### WHAT YOU WILL DO
Give back, word for word, the line that contains "cc 91 c5 73" and every line that follows it in the data below.

%%

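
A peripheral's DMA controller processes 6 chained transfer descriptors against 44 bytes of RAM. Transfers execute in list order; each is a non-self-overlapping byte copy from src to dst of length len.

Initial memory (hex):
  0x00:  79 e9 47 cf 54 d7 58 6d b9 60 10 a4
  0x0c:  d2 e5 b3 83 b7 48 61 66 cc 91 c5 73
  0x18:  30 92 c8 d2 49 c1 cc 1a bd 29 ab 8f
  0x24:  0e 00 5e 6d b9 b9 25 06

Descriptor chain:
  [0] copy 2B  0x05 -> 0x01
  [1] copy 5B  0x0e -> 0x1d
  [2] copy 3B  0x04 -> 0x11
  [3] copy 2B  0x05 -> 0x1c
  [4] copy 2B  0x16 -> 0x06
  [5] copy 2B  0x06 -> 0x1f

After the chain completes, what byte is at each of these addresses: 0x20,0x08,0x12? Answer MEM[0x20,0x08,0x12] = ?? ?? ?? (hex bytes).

MEM[0x20,0x08,0x12] = 73 b9 d7

D0: mem[0x01..0x02] <- [d7 58]
D1: mem[0x1d..0x21] <- [b3 83 b7 48 61]
D2: mem[0x11..0x13] <- [54 d7 58]
D3: mem[0x1c..0x1d] <- [d7 58]
D4: mem[0x06..0x07] <- [c5 73]
D5: mem[0x1f..0x20] <- [c5 73]
query mem[0x20]=0x73, mem[0x08]=0xb9, mem[0x12]=0xd7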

%%

### EXERCISE ANSWER
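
  0x0c:  d2 e5 b3 83 b7 48 61 66 cc 91 c5 73
  0x18:  30 92 c8 d2 49 c1 cc 1a bd 29 ab 8f
  0x24:  0e 00 5e 6d b9 b9 25 06

Descriptor chain:
  [0] copy 2B  0x05 -> 0x01
  [1] copy 5B  0x0e -> 0x1d
  [2] copy 3B  0x04 -> 0x11
  [3] copy 2B  0x05 -> 0x1c
  [4] copy 2B  0x16 -> 0x06
  [5] copy 2B  0x06 -> 0x1f

After the chain completes, what byte is at each of these addresses: 0x20,0x08,0x12? Answer MEM[0x20,0x08,0x12] = ?? ?? ?? (hex bytes).

MEM[0x20,0x08,0x12] = 73 b9 d7

D0: mem[0x01..0x02] <- [d7 58]
D1: mem[0x1d..0x21] <- [b3 83 b7 48 61]
D2: mem[0x11..0x13] <- [54 d7 58]
D3: mem[0x1c..0x1d] <- [d7 58]
D4: mem[0x06..0x07] <- [c5 73]
D5: mem[0x1f..0x20] <- [c5 73]
query mem[0x20]=0x73, mem[0x08]=0xb9, mem[0x12]=0xd7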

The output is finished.